■ **Supplied records**
►

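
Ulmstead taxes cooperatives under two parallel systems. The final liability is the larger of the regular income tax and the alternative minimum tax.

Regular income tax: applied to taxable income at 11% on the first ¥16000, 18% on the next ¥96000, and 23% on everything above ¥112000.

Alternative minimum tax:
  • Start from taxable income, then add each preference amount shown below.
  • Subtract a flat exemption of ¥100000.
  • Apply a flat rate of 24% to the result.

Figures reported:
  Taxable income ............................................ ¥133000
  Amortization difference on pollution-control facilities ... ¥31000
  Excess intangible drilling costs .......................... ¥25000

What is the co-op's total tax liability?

Regular income tax:
  ¥16000 × 11% = ¥1760
  ¥96000 × 18% = ¥17280
  ¥21000 × 23% = ¥4830
  → ¥23870

Alternative minimum tax:
  Adjusted income: ¥133000 + ¥31000 + ¥25000 = ¥189000
  Less exemption ¥100000 → base ¥89000
  ¥89000 × 24% = ¥21360

¥23870 > ¥21360, so the regular income tax governs.

¥23870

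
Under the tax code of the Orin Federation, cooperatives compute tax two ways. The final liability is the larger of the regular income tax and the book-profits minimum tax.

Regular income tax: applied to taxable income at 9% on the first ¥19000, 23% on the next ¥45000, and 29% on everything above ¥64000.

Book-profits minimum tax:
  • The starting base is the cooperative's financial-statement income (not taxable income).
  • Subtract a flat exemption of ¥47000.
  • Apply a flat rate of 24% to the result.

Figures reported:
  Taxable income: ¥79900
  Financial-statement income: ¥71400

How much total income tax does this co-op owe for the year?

Book-profits minimum tax:
  Base (financial-statement income): ¥71400
  Less exemption ¥47000 → base ¥24400
  ¥24400 × 24% = ¥5856

Regular income tax:
  ¥19000 × 9% = ¥1710
  ¥45000 × 23% = ¥10350
  ¥15900 × 29% = ¥4611
  → ¥16671

¥16671 > ¥5856, so the regular income tax governs.

¥16671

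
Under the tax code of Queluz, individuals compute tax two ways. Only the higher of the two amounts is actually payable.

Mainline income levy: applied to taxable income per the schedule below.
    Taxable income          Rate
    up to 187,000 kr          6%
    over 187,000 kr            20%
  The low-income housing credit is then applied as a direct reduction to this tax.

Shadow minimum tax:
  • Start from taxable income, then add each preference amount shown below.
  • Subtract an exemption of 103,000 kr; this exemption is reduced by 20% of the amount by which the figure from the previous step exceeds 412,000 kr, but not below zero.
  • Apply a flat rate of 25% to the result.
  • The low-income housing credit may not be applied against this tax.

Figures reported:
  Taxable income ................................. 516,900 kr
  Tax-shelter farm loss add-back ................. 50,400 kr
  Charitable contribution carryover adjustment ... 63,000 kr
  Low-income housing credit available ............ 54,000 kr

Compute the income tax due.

Shadow minimum tax:
  Adjusted income: 516,900 kr + 50,400 kr + 63,000 kr = 630,300 kr
  Exemption: 103,000 kr − 20% × (630,300 kr − 412,000 kr) = 103,000 kr − 43,660 kr = 59,340 kr
  Base: 630,300 kr − 59,340 kr = 570,960 kr
  570,960 kr × 25% = 142,740 kr

Mainline income levy:
  187,000 kr × 6% = 11,220 kr
  329,900 kr × 20% = 65,980 kr
  → 77,200 kr
  Less low-income housing credit 54,000 kr → 23,200 kr

142,740 kr > 23,200 kr, so the shadow minimum tax is the binding amount.

142,740 kr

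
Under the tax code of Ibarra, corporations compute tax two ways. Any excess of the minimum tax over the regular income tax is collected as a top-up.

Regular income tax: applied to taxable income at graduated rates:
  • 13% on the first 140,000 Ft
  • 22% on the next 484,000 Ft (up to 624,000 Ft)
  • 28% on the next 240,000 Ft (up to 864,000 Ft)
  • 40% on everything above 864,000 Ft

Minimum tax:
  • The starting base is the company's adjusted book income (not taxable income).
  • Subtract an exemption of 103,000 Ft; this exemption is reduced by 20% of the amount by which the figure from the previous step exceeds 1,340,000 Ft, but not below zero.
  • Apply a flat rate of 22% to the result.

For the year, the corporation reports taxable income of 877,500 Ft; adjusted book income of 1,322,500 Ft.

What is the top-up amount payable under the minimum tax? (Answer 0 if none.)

71,010 Ft

Minimum tax:
  Base (adjusted book income): 1,322,500 Ft
  Exemption: 1,322,500 Ft ≤ 1,340,000 Ft, so full 103,000 Ft applies
  Base: 1,322,500 Ft − 103,000 Ft = 1,219,500 Ft
  1,219,500 Ft × 22% = 268,290 Ft

Regular income tax:
  140,000 Ft × 13% = 18,200 Ft
  484,000 Ft × 22% = 106,480 Ft
  240,000 Ft × 28% = 67,200 Ft
  13,500 Ft × 40% = 5,400 Ft
  → 197,280 Ft

Excess of minimum tax over regular income tax: 268,290 Ft − 197,280 Ft = 71,010 Ft.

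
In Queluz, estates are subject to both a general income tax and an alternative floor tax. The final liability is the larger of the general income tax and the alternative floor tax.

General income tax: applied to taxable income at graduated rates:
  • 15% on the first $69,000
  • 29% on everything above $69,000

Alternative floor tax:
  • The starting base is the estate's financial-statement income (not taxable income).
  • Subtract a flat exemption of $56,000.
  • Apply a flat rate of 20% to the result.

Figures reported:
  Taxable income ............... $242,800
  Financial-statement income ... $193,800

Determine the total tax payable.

General income tax:
  $69,000 × 15% = $10,350
  $173,800 × 29% = $50,402
  → $60,752

Alternative floor tax:
  Base (financial-statement income): $193,800
  Less exemption $56,000 → base $137,800
  $137,800 × 20% = $27,560

$60,752 > $27,560, so the general income tax governs.

$60,752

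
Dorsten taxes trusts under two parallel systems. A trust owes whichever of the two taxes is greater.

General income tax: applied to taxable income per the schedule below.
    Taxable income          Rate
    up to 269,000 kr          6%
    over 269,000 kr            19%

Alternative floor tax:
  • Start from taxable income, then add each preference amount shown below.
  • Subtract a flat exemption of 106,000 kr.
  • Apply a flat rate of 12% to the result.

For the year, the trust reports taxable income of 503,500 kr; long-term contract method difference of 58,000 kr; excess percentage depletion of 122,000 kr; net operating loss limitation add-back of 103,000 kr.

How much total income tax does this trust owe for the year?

81,660 kr

General income tax:
  269,000 kr × 6% = 16,140 kr
  234,500 kr × 19% = 44,555 kr
  → 60,695 kr

Alternative floor tax:
  Adjusted income: 503,500 kr + 58,000 kr + 122,000 kr + 103,000 kr = 786,500 kr
  Less exemption 106,000 kr → base 680,500 kr
  680,500 kr × 12% = 81,660 kr

81,660 kr > 60,695 kr, so the alternative floor tax is the binding amount.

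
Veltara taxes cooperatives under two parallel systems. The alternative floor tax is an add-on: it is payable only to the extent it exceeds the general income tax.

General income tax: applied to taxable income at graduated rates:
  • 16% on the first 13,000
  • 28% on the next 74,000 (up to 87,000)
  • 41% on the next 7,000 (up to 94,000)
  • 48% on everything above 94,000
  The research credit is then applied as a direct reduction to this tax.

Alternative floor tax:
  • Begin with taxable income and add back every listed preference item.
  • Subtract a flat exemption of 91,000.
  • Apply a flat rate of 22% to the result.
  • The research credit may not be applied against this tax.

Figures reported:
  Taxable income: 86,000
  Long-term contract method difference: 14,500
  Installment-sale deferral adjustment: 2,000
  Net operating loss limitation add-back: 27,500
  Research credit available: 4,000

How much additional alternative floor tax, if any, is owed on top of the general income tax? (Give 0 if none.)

General income tax:
  13,000 × 16% = 2,080
  73,000 × 28% = 20,440
  → 22,520
  Less research credit 4,000 → 18,520

Alternative floor tax:
  Adjusted income: 86,000 + 14,500 + 2,000 + 27,500 = 130,000
  Less exemption 91,000 → base 39,000
  39,000 × 22% = 8,580

8,580 ≤ 18,520, so no add-on is due.

0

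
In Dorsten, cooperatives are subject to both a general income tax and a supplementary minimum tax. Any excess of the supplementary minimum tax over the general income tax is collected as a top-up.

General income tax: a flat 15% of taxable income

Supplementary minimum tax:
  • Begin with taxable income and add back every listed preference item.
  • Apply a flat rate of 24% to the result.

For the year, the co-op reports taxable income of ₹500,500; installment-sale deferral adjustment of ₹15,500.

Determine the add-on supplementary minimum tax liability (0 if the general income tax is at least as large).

₹48,765

General income tax:
  ₹500,500 × 15% = ₹75,075

Supplementary minimum tax:
  Adjusted income: ₹500,500 + ₹15,500 = ₹516,000
  ₹516,000 × 24% = ₹123,840

Excess of supplementary minimum tax over general income tax: ₹123,840 − ₹75,075 = ₹48,765.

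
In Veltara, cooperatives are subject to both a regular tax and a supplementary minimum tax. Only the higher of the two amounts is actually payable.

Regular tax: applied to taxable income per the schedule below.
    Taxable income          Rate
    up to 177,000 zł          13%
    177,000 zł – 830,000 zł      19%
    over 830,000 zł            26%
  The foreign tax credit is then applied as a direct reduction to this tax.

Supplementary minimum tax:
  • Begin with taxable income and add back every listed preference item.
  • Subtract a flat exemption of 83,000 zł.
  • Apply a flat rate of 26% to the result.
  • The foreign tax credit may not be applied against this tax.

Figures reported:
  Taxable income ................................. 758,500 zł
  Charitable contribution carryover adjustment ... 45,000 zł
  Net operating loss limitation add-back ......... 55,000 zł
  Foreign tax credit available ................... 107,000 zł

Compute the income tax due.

201,630 zł

Regular tax:
  177,000 zł × 13% = 23,010 zł
  581,500 zł × 19% = 110,485 zł
  → 133,495 zł
  Less foreign tax credit 107,000 zł → 26,495 zł

Supplementary minimum tax:
  Adjusted income: 758,500 zł + 45,000 zł + 55,000 zł = 858,500 zł
  Less exemption 83,000 zł → base 775,500 zł
  775,500 zł × 26% = 201,630 zł

201,630 zł > 26,495 zł, so the supplementary minimum tax is the binding amount.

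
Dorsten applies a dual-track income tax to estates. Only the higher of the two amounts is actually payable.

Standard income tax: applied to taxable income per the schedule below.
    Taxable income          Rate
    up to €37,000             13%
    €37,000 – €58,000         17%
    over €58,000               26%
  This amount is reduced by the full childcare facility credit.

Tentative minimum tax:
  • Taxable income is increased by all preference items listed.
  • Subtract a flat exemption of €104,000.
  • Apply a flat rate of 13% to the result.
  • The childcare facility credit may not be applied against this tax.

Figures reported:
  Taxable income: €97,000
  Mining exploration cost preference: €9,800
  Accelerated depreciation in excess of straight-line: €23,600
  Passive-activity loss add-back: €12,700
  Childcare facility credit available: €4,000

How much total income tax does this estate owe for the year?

Standard income tax:
  €37,000 × 13% = €4,810
  €21,000 × 17% = €3,570
  €39,000 × 26% = €10,140
  → €18,520
  Less childcare facility credit €4,000 → €14,520

Tentative minimum tax:
  Adjusted income: €97,000 + €9,800 + €23,600 + €12,700 = €143,100
  Less exemption €104,000 → base €39,100
  €39,100 × 13% = €5,083

€14,520 > €5,083, so the standard income tax governs.

€14,520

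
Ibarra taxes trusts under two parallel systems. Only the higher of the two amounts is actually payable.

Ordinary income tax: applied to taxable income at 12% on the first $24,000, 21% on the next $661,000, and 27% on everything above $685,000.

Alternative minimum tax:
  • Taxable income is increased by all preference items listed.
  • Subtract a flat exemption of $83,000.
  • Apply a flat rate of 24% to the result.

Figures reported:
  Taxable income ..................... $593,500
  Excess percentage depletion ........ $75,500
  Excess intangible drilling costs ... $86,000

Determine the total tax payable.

$161,280

Ordinary income tax:
  $24,000 × 12% = $2,880
  $569,500 × 21% = $119,595
  → $122,475

Alternative minimum tax:
  Adjusted income: $593,500 + $75,500 + $86,000 = $755,000
  Less exemption $83,000 → base $672,000
  $672,000 × 24% = $161,280

$161,280 > $122,475, so the alternative minimum tax is the binding amount.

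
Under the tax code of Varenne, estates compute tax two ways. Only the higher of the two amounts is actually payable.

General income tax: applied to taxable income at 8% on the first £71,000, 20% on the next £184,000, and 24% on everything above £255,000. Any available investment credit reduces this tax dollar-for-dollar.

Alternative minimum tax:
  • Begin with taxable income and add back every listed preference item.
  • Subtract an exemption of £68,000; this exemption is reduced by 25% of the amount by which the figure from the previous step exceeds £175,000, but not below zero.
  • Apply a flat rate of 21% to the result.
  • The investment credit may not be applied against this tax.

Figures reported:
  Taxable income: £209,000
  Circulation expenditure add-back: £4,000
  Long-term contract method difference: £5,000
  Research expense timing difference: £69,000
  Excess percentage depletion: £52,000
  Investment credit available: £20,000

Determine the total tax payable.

£65,520

Alternative minimum tax:
  Adjusted income: £209,000 + £4,000 + £5,000 + £69,000 + £52,000 = £339,000
  Exemption: £68,000 − 25% × (£339,000 − £175,000) = £68,000 − £41,000 = £27,000
  Base: £339,000 − £27,000 = £312,000
  £312,000 × 21% = £65,520

General income tax:
  £71,000 × 8% = £5,680
  £138,000 × 20% = £27,600
  → £33,280
  Less investment credit £20,000 → £13,280

£65,520 > £13,280, so the alternative minimum tax is the binding amount.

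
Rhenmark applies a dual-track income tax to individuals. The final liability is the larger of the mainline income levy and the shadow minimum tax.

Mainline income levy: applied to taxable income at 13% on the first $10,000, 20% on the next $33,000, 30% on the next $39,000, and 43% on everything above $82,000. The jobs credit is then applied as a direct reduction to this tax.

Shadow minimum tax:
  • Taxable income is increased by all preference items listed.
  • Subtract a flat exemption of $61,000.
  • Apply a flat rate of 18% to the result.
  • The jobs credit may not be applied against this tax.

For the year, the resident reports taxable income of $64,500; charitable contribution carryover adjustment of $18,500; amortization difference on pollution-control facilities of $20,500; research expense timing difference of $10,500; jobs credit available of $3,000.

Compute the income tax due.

Mainline income levy:
  $10,000 × 13% = $1,300
  $33,000 × 20% = $6,600
  $21,500 × 30% = $6,450
  → $14,350
  Less jobs credit $3,000 → $11,350

Shadow minimum tax:
  Adjusted income: $64,500 + $18,500 + $20,500 + $10,500 = $114,000
  Less exemption $61,000 → base $53,000
  $53,000 × 18% = $9,540

$11,350 > $9,540, so the mainline income levy governs.

$11,350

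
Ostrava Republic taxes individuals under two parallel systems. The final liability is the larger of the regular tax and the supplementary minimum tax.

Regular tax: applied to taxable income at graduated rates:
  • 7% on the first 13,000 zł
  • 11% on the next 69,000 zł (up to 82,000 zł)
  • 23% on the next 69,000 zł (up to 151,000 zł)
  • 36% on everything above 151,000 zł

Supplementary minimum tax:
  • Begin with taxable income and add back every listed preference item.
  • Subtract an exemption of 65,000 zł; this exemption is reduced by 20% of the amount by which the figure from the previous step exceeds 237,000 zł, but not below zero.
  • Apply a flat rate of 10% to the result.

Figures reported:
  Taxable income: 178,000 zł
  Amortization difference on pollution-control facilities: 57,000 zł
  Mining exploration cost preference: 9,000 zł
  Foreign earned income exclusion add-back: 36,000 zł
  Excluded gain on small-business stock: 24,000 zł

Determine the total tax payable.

34,090 zł

Regular tax:
  13,000 zł × 7% = 910 zł
  69,000 zł × 11% = 7,590 zł
  69,000 zł × 23% = 15,870 zł
  27,000 zł × 36% = 9,720 zł
  → 34,090 zł

Supplementary minimum tax:
  Adjusted income: 178,000 zł + 57,000 zł + 9,000 zł + 36,000 zł + 24,000 zł = 304,000 zł
  Exemption: 65,000 zł − 20% × (304,000 zł − 237,000 zł) = 65,000 zł − 13,400 zł = 51,600 zł
  Base: 304,000 zł − 51,600 zł = 252,400 zł
  252,400 zł × 10% = 25,240 zł

34,090 zł > 25,240 zł, so the regular tax governs.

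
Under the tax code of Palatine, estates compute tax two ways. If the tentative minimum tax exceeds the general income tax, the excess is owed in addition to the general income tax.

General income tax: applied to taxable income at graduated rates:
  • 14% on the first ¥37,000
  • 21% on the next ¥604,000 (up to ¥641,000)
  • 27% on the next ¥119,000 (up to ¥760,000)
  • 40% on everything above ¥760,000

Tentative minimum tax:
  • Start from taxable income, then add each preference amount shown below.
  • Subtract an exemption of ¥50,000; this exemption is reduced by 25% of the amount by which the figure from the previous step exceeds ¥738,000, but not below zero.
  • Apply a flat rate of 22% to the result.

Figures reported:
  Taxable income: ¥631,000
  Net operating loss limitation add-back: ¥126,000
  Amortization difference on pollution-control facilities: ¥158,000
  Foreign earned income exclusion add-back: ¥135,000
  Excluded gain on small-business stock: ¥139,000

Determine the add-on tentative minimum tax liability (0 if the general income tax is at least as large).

¥131,660

Tentative minimum tax:
  Adjusted income: ¥631,000 + ¥126,000 + ¥158,000 + ¥135,000 + ¥139,000 = ¥1,189,000
  Exemption: 25% × (¥1,189,000 − ¥738,000) = ¥112,750 ≥ ¥50,000, so the exemption is fully phased out
  Base: ¥1,189,000 − ¥0 = ¥1,189,000
  ¥1,189,000 × 22% = ¥261,580

General income tax:
  ¥37,000 × 14% = ¥5,180
  ¥594,000 × 21% = ¥124,740
  → ¥129,920

Excess of tentative minimum tax over general income tax: ¥261,580 − ¥129,920 = ¥131,660.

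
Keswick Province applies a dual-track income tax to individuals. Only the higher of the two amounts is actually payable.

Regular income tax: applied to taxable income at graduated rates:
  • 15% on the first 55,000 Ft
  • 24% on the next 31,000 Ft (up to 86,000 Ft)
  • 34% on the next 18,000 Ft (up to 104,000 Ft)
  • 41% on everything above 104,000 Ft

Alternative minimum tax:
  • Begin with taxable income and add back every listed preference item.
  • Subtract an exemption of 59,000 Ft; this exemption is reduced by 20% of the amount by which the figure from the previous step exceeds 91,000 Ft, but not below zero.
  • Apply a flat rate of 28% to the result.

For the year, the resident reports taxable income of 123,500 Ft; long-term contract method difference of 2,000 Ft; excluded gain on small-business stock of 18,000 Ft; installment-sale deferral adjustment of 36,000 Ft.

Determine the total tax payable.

38,696 Ft

Alternative minimum tax:
  Adjusted income: 123,500 Ft + 2,000 Ft + 18,000 Ft + 36,000 Ft = 179,500 Ft
  Exemption: 59,000 Ft − 20% × (179,500 Ft − 91,000 Ft) = 59,000 Ft − 17,700 Ft = 41,300 Ft
  Base: 179,500 Ft − 41,300 Ft = 138,200 Ft
  138,200 Ft × 28% = 38,696 Ft

Regular income tax:
  55,000 Ft × 15% = 8,250 Ft
  31,000 Ft × 24% = 7,440 Ft
  18,000 Ft × 34% = 6,120 Ft
  19,500 Ft × 41% = 7,995 Ft
  → 29,805 Ft

38,696 Ft > 29,805 Ft, so the alternative minimum tax is the binding amount.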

◄

■ **Assigned task**
Tell how many lines in the data contain the word "pollution", answering with that number and no other text.

■ **Problem solution**
4